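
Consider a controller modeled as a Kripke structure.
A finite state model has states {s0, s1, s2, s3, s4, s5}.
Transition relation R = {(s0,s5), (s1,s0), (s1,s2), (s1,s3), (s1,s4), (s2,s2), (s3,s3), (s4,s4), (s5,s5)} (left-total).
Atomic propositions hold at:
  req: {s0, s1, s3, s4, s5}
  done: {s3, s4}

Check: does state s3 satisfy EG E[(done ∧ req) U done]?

Yes

Sat(done ∧ req) = {s3, s4}
E[(done ∧ req) U done]: least fixpoint, start Z0 = Sat(done) = {s3, s4}, add states in Sat(done ∧ req) with some successor in Z. Already a fixed point.
Sat(E[(done ∧ req) U done]) = {s3, s4}
EG E[(done ∧ req) U done]: greatest fixpoint, start Z0 = {s3, s4}, keep only states in Sat with some successor in Z. Already a fixed point.
Sat(EG E[(done ∧ req) U done]) = {s3, s4}
s3 ∈ Sat(EG E[(done ∧ req) U done]) = {s3, s4}, so the formula holds at s3.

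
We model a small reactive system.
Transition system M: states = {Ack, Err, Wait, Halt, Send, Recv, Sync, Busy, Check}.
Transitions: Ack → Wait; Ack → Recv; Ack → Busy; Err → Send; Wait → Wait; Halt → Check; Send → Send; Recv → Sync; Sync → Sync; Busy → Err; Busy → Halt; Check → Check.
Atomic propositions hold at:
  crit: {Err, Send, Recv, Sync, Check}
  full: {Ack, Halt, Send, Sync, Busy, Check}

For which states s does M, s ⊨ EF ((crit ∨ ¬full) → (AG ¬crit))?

{Ack, Wait, Halt, Busy}

Sat(¬full) = {Err, Wait, Recv}
Sat(crit ∨ ¬full) = {Err, Wait, Send, Recv, Sync, Check}
Sat(¬crit) = {Ack, Wait, Halt, Busy}
AG ¬crit: greatest fixpoint, start Z0 = {Ack, Wait, Halt, Busy}, keep only states in Sat with every successor in Z. Z1 = {Wait}; fixed.
Sat(AG ¬crit) = {Wait}
Sat((crit ∨ ¬full) → (AG ¬crit)) = {Ack, Wait, Halt, Busy}
EF ((crit ∨ ¬full) → (AG ¬crit)): least fixpoint, start Z0 = {Ack, Wait, Halt, Busy}, add states with some successor in Z. Already a fixed point.
Sat(EF ((crit ∨ ¬full) → (AG ¬crit))) = {Ack, Wait, Halt, Busy}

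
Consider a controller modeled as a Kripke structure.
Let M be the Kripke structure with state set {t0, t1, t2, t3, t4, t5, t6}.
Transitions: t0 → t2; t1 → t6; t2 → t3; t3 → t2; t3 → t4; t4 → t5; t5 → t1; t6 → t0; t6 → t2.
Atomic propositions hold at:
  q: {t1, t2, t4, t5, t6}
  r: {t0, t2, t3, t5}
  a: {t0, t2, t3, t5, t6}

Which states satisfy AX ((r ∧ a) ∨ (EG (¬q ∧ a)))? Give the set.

Sat(r ∧ a) = {t0, t2, t3, t5}
Sat(¬q) = {t0, t3}
Sat(¬q ∧ a) = {t0, t3}
EG (¬q ∧ a): greatest fixpoint, start Z0 = {t0, t3}, keep only states in Sat with some successor in Z. Z1 = ∅; fixed.
Sat(EG (¬q ∧ a)) = ∅
Sat((r ∧ a) ∨ (EG (¬q ∧ a))) = {t0, t2, t3, t5}
Sat(AX ((r ∧ a) ∨ (EG (¬q ∧ a)))) = {s : every successor in {t0, t2, t3, t5}} = {t0, t2, t4, t6}

{t0, t2, t4, t6}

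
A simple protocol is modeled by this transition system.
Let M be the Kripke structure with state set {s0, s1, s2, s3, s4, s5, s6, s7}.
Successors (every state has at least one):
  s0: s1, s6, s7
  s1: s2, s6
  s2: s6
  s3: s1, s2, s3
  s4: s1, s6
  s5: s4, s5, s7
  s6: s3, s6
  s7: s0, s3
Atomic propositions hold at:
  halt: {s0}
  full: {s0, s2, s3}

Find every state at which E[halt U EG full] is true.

{s3}

EG full: greatest fixpoint, start Z0 = {s0, s2, s3}, keep only states in Sat with some successor in Z. Z1 = {s3}; fixed.
Sat(EG full) = {s3}
E[halt U EG full]: least fixpoint, start Z0 = Sat(EG full) = {s3}, add states in Sat(halt) with some successor in Z. Already a fixed point.
Sat(E[halt U EG full]) = {s3}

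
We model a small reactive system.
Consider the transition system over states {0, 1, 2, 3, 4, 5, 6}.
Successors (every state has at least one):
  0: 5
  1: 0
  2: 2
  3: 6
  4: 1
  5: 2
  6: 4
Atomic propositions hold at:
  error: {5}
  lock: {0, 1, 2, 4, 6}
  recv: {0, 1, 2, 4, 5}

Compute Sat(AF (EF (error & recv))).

{0, 1, 3, 4, 5, 6}

Sat(error & recv) = {5}
EF (error & recv): least fixpoint, start Z0 = {5}, add states with some successor in Z. Z1 = {0, 5}; Z2 = {0, 1, 5}; Z3 = {0, 1, 4, 5}; Z4 = {0, 1, 4, 5, 6}; Z5 = {0, 1, 3, 4, 5, 6}; fixed.
Sat(EF (error & recv)) = {0, 1, 3, 4, 5, 6}
AF (EF (error & recv)): least fixpoint, start Z0 = {0, 1, 3, 4, 5, 6}, add states with every successor in Z. Already a fixed point.
Sat(AF (EF (error & recv))) = {0, 1, 3, 4, 5, 6}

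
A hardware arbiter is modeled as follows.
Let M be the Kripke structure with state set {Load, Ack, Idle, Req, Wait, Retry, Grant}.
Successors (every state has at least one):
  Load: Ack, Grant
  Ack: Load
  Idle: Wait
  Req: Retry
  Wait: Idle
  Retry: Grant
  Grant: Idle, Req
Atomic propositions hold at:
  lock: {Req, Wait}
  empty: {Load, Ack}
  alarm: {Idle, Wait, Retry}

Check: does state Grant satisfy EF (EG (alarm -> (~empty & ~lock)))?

Sat(~empty) = {Idle, Req, Wait, Retry, Grant}
Sat(~lock) = {Load, Ack, Idle, Retry, Grant}
Sat(~empty & ~lock) = {Idle, Retry, Grant}
Sat(alarm -> (~empty & ~lock)) = {Load, Ack, Idle, Req, Retry, Grant}
EG (alarm -> (~empty & ~lock)): greatest fixpoint, start Z0 = {Load, Ack, Idle, Req, Retry, Grant}, keep only states in Sat with some successor in Z. Z1 = {Load, Ack, Req, Retry, Grant}; fixed.
Sat(EG (alarm -> (~empty & ~lock))) = {Load, Ack, Req, Retry, Grant}
EF (EG (alarm -> (~empty & ~lock))): least fixpoint, start Z0 = {Load, Ack, Req, Retry, Grant}, add states with some successor in Z. Already a fixed point.
Sat(EF (EG (alarm -> (~empty & ~lock)))) = {Load, Ack, Req, Retry, Grant}
Grant ∈ Sat(EF (EG (alarm -> (~empty & ~lock)))) = {Load, Ack, Req, Retry, Grant}, so the formula holds at Grant.

Yes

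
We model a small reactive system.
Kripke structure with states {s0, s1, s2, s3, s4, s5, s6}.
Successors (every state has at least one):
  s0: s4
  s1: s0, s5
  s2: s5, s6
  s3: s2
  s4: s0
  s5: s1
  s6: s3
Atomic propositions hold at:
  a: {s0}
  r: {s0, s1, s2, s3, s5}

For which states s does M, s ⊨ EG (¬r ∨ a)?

Sat(¬r) = {s4, s6}
Sat(¬r ∨ a) = {s0, s4, s6}
EG (¬r ∨ a): greatest fixpoint, start Z0 = {s0, s4, s6}, keep only states in Sat with some successor in Z. Z1 = {s0, s4}; fixed.
Sat(EG (¬r ∨ a)) = {s0, s4}

{s0, s4}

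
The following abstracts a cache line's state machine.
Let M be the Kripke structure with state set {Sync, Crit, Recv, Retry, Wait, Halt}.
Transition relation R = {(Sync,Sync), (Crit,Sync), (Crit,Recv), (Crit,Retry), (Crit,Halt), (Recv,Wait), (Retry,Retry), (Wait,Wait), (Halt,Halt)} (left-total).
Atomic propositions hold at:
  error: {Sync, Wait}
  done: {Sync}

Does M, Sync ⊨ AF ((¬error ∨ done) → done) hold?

Yes

Sat(¬error) = {Crit, Recv, Retry, Halt}
Sat(¬error ∨ done) = {Sync, Crit, Recv, Retry, Halt}
Sat((¬error ∨ done) → done) = {Sync, Wait}
AF ((¬error ∨ done) → done): least fixpoint, start Z0 = {Sync, Wait}, add states with every successor in Z. Z1 = {Sync, Recv, Wait}; fixed.
Sat(AF ((¬error ∨ done) → done)) = {Sync, Recv, Wait}
Sync ∈ Sat(AF ((¬error ∨ done) → done)) = {Sync, Recv, Wait}, so the formula holds at Sync.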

## [Problem requirements]
Across the listing above, report every line where "Kripke" occurs.

## [Reply to the exercise]
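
Consider a controller modeled as a Kripke structure.
Consider a controller modeled as a Kripke structure.
Let M be the Kripke structure with state set {t0, t1, t2, t3, t4, t5, t6}.
Let M be the Kripke structure with state set {s0, s1, s2, s3, s4, s5, s6, s7}.
Let M be the Kripke structure with state set {Load, Ack, Idle, Req, Wait, Retry, Grant}.
Kripke structure with states {s0, s1, s2, s3, s4, s5, s6}.
Let M be the Kripke structure with state set {Sync, Crit, Recv, Retry, Wait, Halt}.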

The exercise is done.